--- REQUIRED ACTION ---
Each record beneath this sentence is to be transcribed exactly as it reads.

(Data items)
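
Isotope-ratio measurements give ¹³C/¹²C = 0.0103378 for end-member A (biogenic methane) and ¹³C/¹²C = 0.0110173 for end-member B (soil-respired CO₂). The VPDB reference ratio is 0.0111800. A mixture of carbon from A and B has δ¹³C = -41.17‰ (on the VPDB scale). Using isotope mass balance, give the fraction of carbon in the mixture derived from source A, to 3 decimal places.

0.438

δ_A = (0.0103378/0.0111800 − 1)×1000 = (0.924669 − 1)×1000 = -75.331‰
δ_B = (0.0110173/0.0111800 − 1)×1000 = (0.985447 − 1)×1000 = -14.553‰
f_A = (δ_mix − δ_B)/(δ_A − δ_B) = (-41.17 − (-14.553))/(-75.331 − (-14.553))
f_A = -26.617 / -60.778 = 0.4379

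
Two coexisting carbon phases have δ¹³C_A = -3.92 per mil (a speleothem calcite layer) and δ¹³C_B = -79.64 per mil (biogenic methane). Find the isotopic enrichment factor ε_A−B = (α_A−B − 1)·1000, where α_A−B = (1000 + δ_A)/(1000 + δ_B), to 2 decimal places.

α_A−B = (1000 + -3.92) / (1000 + -79.64) = 996.08 / 920.36 = 1.082272
ε_A−B = (1.082272 − 1) × 1000 = 82.272 per mil
(The approximation ε ≈ δ_A − δ_B would give 75.72 per mil.)

82.27 per mil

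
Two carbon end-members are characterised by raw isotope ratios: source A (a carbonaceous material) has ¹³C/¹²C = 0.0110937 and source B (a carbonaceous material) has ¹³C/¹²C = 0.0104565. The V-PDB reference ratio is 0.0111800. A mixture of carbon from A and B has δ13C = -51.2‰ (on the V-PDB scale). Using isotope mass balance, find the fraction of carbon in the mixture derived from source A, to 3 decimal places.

0.237

δ_A = (0.0110937/0.0111800 − 1)×1000 = (0.992281 − 1)×1000 = -7.719‰
δ_B = (0.0104565/0.0111800 − 1)×1000 = (0.935286 − 1)×1000 = -64.714‰
f_A = (δ_mix − δ_B)/(δ_A − δ_B) = (-51.2 − (-64.714))/(-7.719 − (-64.714))
f_A = 13.514 / 56.995 = 0.2371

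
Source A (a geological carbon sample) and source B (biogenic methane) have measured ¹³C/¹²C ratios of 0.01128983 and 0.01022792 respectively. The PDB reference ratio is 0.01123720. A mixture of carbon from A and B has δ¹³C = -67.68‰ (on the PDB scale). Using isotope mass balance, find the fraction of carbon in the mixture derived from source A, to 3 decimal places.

0.234

δ_A = (0.01128983/0.01123720 − 1)×1000 = (1.004684 − 1)×1000 = 4.684‰
δ_B = (0.01022792/0.01123720 − 1)×1000 = (0.910184 − 1)×1000 = -89.816‰
f_A = (δ_mix − δ_B)/(δ_A − δ_B) = (-67.68 − (-89.816))/(4.684 − (-89.816))
f_A = 22.136 / 94.500 = 0.2342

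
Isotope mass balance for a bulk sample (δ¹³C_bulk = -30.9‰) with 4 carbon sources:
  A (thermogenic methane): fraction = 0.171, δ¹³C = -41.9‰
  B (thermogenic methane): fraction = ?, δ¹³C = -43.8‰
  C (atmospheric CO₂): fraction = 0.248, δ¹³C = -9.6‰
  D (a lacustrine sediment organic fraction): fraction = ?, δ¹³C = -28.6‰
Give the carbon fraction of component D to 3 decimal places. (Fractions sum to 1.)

0.269

Let f_D and f_B be the unknown fractions; fractions sum to 1 so f_D + f_B = 0.581.
Mass balance: Σ fᵢ·δᵢ = δ_bulk ⇒ f_D·(-28.6) + f_B·(-43.8) = -30.9 − (-9.546) = -21.354
Substitute f_B = 0.581 − f_D:
f_D·(-28.6 − -43.8) = -21.354 − 0.581×(-43.8) = 4.093
f_D = 4.093 / 15.2 = 0.2693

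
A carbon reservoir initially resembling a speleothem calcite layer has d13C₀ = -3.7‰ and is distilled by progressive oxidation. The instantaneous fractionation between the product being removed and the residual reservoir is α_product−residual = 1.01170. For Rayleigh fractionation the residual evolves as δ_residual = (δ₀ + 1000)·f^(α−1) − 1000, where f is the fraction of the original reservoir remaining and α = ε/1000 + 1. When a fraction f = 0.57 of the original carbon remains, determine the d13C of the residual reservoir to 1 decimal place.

-10.2‰

Rayleigh residual: δ_res = (δ₀ + 1000)·f^(α−1) − 1000
α − 1 = 0.01170
f^(α−1) = 0.57^(0.01170) = 0.993445
δ_res = (-3.7 + 1000) × 0.993445 − 1000 = 989.769 − 1000 = -10.23‰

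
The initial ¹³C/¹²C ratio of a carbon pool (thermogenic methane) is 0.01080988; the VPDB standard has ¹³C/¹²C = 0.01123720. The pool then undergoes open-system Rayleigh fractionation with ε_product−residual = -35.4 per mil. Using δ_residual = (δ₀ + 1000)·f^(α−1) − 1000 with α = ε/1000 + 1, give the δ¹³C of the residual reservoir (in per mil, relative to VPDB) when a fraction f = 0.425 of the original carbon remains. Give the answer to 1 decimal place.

δ₀ = (0.01080988/0.01123720 − 1)×1000 = (0.961973 − 1)×1000 = -38.027 per mil
α − 1 = ε/1000 = -0.0354
f^(α−1) = 0.425^(-0.0354) = 1.030754
δ_res = (-38.027 + 1000) × 1.030754 − 1000 = 991.557 − 1000 = -8.44 per mil

-8.4 per mil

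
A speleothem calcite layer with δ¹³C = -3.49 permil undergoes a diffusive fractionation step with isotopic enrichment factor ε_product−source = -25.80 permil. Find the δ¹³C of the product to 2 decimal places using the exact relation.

Exactly, δ_product = (δ_source + 1000)·(ε/1000 + 1) − 1000.
δ_product = (-3.49 + 1000) × (-25.80/1000 + 1) − 1000
δ_product = -29.200 permil

-29.20 permil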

--- RESPONSE BOX ---
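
Isotope-ratio measurements give ¹³C/¹²C = 0.0103378 for end-member A (biogenic methane) and ¹³C/¹²C = 0.0110173 for end-member B (soil-respired CO₂). The VPDB reference ratio is 0.0111800. A mixture of carbon from A and B has δ¹³C = -41.17‰ (on the VPDB scale). Using isotope mass balance, give the fraction of carbon in the mixture derived from source A, to 3 decimal places.

0.438

δ_A = (0.0103378/0.0111800 − 1)×1000 = (0.924669 − 1)×1000 = -75.331‰
δ_B = (0.0110173/0.0111800 − 1)×1000 = (0.985447 − 1)×1000 = -14.553‰
f_A = (δ_mix − δ_B)/(δ_A − δ_B) = (-41.17 − (-14.553))/(-75.331 − (-14.553))
f_A = -26.617 / -60.778 = 0.4379

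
Two coexisting carbon phases have δ¹³C_A = -3.92 per mil (a speleothem calcite layer) and δ¹³C_B = -79.64 per mil (biogenic methane). Find the isotopic enrichment factor ε_A−B = (α_A−B − 1)·1000, where α_A−B = (1000 + δ_A)/(1000 + δ_B), to 2 decimal places.

α_A−B = (1000 + -3.92) / (1000 + -79.64) = 996.08 / 920.36 = 1.082272
ε_A−B = (1.082272 − 1) × 1000 = 82.272 per mil
(The approximation ε ≈ δ_A − δ_B would give 75.72 per mil.)

82.27 per mil

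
Two carbon end-members are characterised by raw isotope ratios: source A (a carbonaceous material) has ¹³C/¹²C = 0.0110937 and source B (a carbonaceous material) has ¹³C/¹²C = 0.0104565. The V-PDB reference ratio is 0.0111800. A mixture of carbon from A and B has δ13C = -51.2‰ (on the V-PDB scale). Using isotope mass balance, find the fraction of carbon in the mixture derived from source A, to 3 decimal places.

0.237

δ_A = (0.0110937/0.0111800 − 1)×1000 = (0.992281 − 1)×1000 = -7.719‰
δ_B = (0.0104565/0.0111800 − 1)×1000 = (0.935286 − 1)×1000 = -64.714‰
f_A = (δ_mix − δ_B)/(δ_A − δ_B) = (-51.2 − (-64.714))/(-7.719 − (-64.714))
f_A = 13.514 / 56.995 = 0.2371

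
Source A (a geological carbon sample) and source B (biogenic methane) have measured ¹³C/¹²C ratios of 0.01128983 and 0.01022792 respectively. The PDB reference ratio is 0.01123720. A mixture of carbon from A and B has δ¹³C = -67.68‰ (on the PDB scale). Using isotope mass balance, find the fraction of carbon in the mixture derived from source A, to 3 decimal places.

0.234

δ_A = (0.01128983/0.01123720 − 1)×1000 = (1.004684 − 1)×1000 = 4.684‰
δ_B = (0.01022792/0.01123720 − 1)×1000 = (0.910184 − 1)×1000 = -89.816‰
f_A = (δ_mix − δ_B)/(δ_A − δ_B) = (-67.68 − (-89.816))/(4.684 − (-89.816))
f_A = 22.136 / 94.500 = 0.2342

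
Isotope mass balance for a bulk sample (δ¹³C_bulk = -30.9‰) with 4 carbon sources:
  A (thermogenic methane): fraction = 0.171, δ¹³C = -41.9‰
  B (thermogenic methane): fraction = ?, δ¹³C = -43.8‰
  C (atmospheric CO₂): fraction = 0.248, δ¹³C = -9.6‰
  D (a lacustrine sediment organic fraction): fraction = ?, δ¹³C = -28.6‰
Give the carbon fraction of component D to 3 decimal places. (Fractions sum to 1.)

0.269

Let f_D and f_B be the unknown fractions; fractions sum to 1 so f_D + f_B = 0.581.
Mass balance: Σ fᵢ·δᵢ = δ_bulk ⇒ f_D·(-28.6) + f_B·(-43.8) = -30.9 − (-9.546) = -21.354
Substitute f_B = 0.581 − f_D:
f_D·(-28.6 − -43.8) = -21.354 − 0.581×(-43.8) = 4.093
f_D = 4.093 / 15.2 = 0.2693

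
A carbon reservoir initially resembling a speleothem calcite layer has d13C₀ = -3.7‰ and is distilled by progressive oxidation. The instantaneous fractionation between the product being removed and the residual reservoir is α_product−residual = 1.01170. For Rayleigh fractionation the residual evolves as δ_residual = (δ₀ + 1000)·f^(α−1) − 1000, where f is the fraction of the original reservoir remaining and α = ε/1000 + 1. When a fraction f = 0.57 of the original carbon remains, determine the d13C of the residual reservoir to 1 decimal place.

-10.2‰

Rayleigh residual: δ_res = (δ₀ + 1000)·f^(α−1) − 1000
α − 1 = 0.01170
f^(α−1) = 0.57^(0.01170) = 0.993445
δ_res = (-3.7 + 1000) × 0.993445 − 1000 = 989.769 − 1000 = -10.23‰

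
The initial ¹³C/¹²C ratio of a carbon pool (thermogenic methane) is 0.01080988; the VPDB standard has ¹³C/¹²C = 0.01123720. The pool then undergoes open-system Rayleigh fractionation with ε_product−residual = -35.4 per mil. Using δ_residual = (δ₀ + 1000)·f^(α−1) − 1000 with α = ε/1000 + 1, give the δ¹³C of the residual reservoir (in per mil, relative to VPDB) when a fraction f = 0.425 of the original carbon remains. Give the answer to 1 decimal place.

δ₀ = (0.01080988/0.01123720 − 1)×1000 = (0.961973 − 1)×1000 = -38.027 per mil
α − 1 = ε/1000 = -0.0354
f^(α−1) = 0.425^(-0.0354) = 1.030754
δ_res = (-38.027 + 1000) × 1.030754 − 1000 = 991.557 − 1000 = -8.44 per mil

-8.4 per mil

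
A speleothem calcite layer with δ¹³C = -3.49 permil undergoes a diffusive fractionation step with isotopic enrichment factor ε_product−source = -25.80 permil. Find the δ¹³C of the product to 2 decimal places using the exact relation.

Exactly, δ_product = (δ_source + 1000)·(ε/1000 + 1) − 1000.
δ_product = (-3.49 + 1000) × (-25.80/1000 + 1) − 1000
δ_product = -29.200 permil

-29.20 permil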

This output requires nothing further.